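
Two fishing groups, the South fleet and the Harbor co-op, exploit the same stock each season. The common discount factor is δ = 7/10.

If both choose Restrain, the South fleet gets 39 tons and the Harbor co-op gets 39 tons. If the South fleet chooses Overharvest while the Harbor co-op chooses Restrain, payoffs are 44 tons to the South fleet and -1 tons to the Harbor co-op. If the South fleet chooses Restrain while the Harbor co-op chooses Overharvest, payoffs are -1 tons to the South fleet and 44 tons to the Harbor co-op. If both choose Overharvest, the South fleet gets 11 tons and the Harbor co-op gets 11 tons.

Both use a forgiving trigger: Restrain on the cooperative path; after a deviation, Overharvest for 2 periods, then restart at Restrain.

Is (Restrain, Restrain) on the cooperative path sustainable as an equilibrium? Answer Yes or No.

Yes

IC: δ+…+δ^2 ≥ (44−39)/(39−11) = 5/28.
At δ = 7/10: partial sum = 1.1900 ≥ 0.1786. Cooperation sustainable.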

=-=-=

**Work instructions:** Copy each record exactly, leaving nothing out.

**Response area:**
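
Two fishing groups, the South fleet and the Harbor co-op, exploit the same stock each season. The common discount factor is δ = 7/10.

If both choose Restrain, the South fleet gets 39 tons and the Harbor co-op gets 39 tons. If the South fleet chooses Overharvest while the Harbor co-op chooses Restrain, payoffs are 44 tons to the South fleet and -1 tons to the Harbor co-op. If the South fleet chooses Restrain while the Harbor co-op chooses Overharvest, payoffs are -1 tons to the South fleet and 44 tons to the Harbor co-op. If both choose Overharvest, the South fleet gets 11 tons and the Harbor co-op gets 11 tons.

Both use a forgiving trigger: Restrain on the cooperative path; after a deviation, Overharvest for 2 periods, then restart at Restrain.

Is (Restrain, Restrain) on the cooperative path sustainable as an equilibrium? Answer Yes or No.

Yes

IC: δ+…+δ^2 ≥ (44−39)/(39−11) = 5/28.
At δ = 7/10: partial sum = 1.1900 ≥ 0.1786. Cooperation sustainable.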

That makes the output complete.